Data for the task:
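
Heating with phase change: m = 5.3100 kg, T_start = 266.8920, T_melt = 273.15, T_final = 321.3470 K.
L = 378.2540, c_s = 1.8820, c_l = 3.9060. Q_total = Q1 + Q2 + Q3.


Q1 (sensible, solid) = 5.3100 * 1.8820 * 6.2580 = 62.5388 kJ
Q2 (latent) = 5.3100 * 378.2540 = 2008.5287 kJ
Q3 (sensible, liquid) = 5.3100 * 3.9060 * 48.1970 = 999.6472 kJ
Q_total = 3070.7148 kJ

3070.7148 kJ


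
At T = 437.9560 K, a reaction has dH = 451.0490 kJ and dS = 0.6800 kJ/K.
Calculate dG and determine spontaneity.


T*dS = 437.9560 * 0.6800 = 297.8101 kJ
dG = 451.0490 - 297.8101 = 153.2389 kJ (non-spontaneous)

dG = 153.2389 kJ, non-spontaneous


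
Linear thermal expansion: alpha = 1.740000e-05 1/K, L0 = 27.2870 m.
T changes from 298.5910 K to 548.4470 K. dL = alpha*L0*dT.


dT = 249.8560 K
dL = 1.740000e-05 * 27.2870 * 249.8560 = 0.118630 m
L_final = 27.405630 m

dL = 0.118630 m


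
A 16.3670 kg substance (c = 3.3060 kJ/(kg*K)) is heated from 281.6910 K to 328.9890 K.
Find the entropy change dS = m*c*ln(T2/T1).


T2/T1 = 1.1679
ln(T2/T1) = 0.1552
dS = 16.3670 * 3.3060 * 0.1552 = 8.3985 kJ/K

8.3985 kJ/K


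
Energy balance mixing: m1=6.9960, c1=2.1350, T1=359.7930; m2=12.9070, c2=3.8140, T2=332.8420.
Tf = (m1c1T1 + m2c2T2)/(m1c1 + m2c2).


num = 21758.9461
den = 64.1638
Tf = 339.1158 K

339.1158 K


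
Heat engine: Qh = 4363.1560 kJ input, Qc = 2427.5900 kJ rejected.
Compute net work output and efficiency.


W = 4363.1560 - 2427.5900 = 1935.5660 kJ
eta = 1935.5660 / 4363.1560 = 0.4436 = 44.3616%

W = 1935.5660 kJ, eta = 44.3616%


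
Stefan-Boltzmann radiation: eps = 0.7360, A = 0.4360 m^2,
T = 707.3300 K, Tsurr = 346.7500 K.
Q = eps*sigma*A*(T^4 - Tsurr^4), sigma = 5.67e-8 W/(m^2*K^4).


T^4 = 2.5032e+11
Tsurr^4 = 1.4457e+10
Q = 0.7360 * 5.67e-8 * 0.4360 * 2.3586e+11 = 4291.4124 W

4291.4124 W


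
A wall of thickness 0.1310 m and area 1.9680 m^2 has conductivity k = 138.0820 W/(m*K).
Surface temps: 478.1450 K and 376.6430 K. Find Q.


dT = 101.5020 K
Q = 138.0820 * 1.9680 * 101.5020 / 0.1310 = 210554.9554 W

210554.9554 W


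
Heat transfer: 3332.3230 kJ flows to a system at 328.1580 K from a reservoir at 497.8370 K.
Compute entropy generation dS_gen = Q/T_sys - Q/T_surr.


dS_sys = 3332.3230/328.1580 = 10.1546 kJ/K
dS_surr = -3332.3230/497.8370 = -6.6936 kJ/K
dS_gen = 10.1546 - 6.6936 = 3.4610 kJ/K (irreversible)

dS_gen = 3.4610 kJ/K, irreversible


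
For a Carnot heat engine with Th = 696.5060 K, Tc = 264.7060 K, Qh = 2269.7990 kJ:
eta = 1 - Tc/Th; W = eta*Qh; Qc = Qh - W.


eta = 1 - 264.7060/696.5060 = 0.6200
W = 0.6200 * 2269.7990 = 1407.1655 kJ
Qc = 2269.7990 - 1407.1655 = 862.6335 kJ

eta = 61.9952%, W = 1407.1655 kJ, Qc = 862.6335 kJ


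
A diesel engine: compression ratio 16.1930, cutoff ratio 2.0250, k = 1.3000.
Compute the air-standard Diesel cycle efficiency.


r^(k-1) = 2.3057
rc^k = 2.5024
eta = 0.5110 = 51.0995%

51.0995%


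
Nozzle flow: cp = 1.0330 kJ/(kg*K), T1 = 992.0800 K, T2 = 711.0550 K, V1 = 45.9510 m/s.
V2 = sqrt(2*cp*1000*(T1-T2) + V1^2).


dT = 281.0250 K
2*cp*1000*dT = 580597.6500
V1^2 = 2111.4944
V2 = sqrt(582709.1444) = 763.3539 m/s

763.3539 m/s


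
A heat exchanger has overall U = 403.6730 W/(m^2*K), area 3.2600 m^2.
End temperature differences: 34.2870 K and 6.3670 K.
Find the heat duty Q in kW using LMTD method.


LMTD = 16.5831 K
Q = 403.6730 * 3.2600 * 16.5831 = 21822.9788 W = 21.8230 kW

21.8230 kW


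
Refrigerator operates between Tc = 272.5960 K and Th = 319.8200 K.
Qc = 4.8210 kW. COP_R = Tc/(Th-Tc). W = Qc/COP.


COP = 272.5960 / 47.2240 = 5.7724
W = 4.8210 / 5.7724 = 0.8352 kW

COP = 5.7724, W = 0.8352 kW


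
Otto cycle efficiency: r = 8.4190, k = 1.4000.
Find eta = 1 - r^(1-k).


r^(k-1) = 2.3448
eta = 1 - 1/2.3448 = 0.5735 = 57.3523%

57.3523%


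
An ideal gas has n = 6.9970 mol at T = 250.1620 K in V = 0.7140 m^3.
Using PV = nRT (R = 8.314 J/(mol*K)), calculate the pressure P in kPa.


P = nRT/V = 6.9970 * 8.314 * 250.1620 / 0.7140
= 14552.6885 / 0.7140 = 20381.9167 Pa = 20.3819 kPa

20.3819 kPa


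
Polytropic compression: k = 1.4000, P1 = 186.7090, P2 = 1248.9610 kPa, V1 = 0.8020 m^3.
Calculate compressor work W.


(k-1)/k = 0.2857
(P2/P1)^exp = 1.7212
W = 3.5000 * 186.7090 * 0.8020 * (1.7212 - 1) = 377.9598 kJ

377.9598 kJ


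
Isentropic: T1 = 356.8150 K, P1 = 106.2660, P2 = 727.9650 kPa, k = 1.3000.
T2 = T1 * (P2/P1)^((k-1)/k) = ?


(k-1)/k = 0.2308
(P2/P1)^exp = 1.5590
T2 = 356.8150 * 1.5590 = 556.2893 K

556.2893 K


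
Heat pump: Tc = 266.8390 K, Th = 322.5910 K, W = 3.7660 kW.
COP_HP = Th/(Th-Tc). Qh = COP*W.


COP = 322.5910 / 55.7520 = 5.7862
Qh = 5.7862 * 3.7660 = 21.7907 kW

COP = 5.7862, Qh = 21.7907 kW


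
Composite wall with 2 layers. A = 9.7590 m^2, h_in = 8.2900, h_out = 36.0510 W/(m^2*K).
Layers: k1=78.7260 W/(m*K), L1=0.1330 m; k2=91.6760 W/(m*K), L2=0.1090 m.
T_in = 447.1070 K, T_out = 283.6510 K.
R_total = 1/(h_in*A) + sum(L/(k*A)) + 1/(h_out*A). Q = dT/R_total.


R_conv_in = 1/(8.2900*9.7590) = 0.0124
R_1 = 0.1330/(78.7260*9.7590) = 0.0002
R_2 = 0.1090/(91.6760*9.7590) = 0.0001
R_conv_out = 1/(36.0510*9.7590) = 0.0028
R_total = 0.0155 K/W
Q = 163.4560 / 0.0155 = 10546.9696 W

R_total = 0.0155 K/W, Q = 10546.9696 W


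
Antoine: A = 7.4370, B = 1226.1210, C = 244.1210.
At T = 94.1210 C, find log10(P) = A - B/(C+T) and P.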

Brief:
From the line containing "T_in = 447.1070 K, T_out = 283.6510 K." through the final line of the listing above, retype every line exactly; leave out everything else.

Task solution:
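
T_in = 447.1070 K, T_out = 283.6510 K.
R_total = 1/(h_in*A) + sum(L/(k*A)) + 1/(h_out*A). Q = dT/R_total.


R_conv_in = 1/(8.2900*9.7590) = 0.0124
R_1 = 0.1330/(78.7260*9.7590) = 0.0002
R_2 = 0.1090/(91.6760*9.7590) = 0.0001
R_conv_out = 1/(36.0510*9.7590) = 0.0028
R_total = 0.0155 K/W
Q = 163.4560 / 0.0155 = 10546.9696 W

R_total = 0.0155 K/W, Q = 10546.9696 W


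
Antoine: A = 7.4370, B = 1226.1210, C = 244.1210.
At T = 94.1210 C, find log10(P) = A - B/(C+T) and P.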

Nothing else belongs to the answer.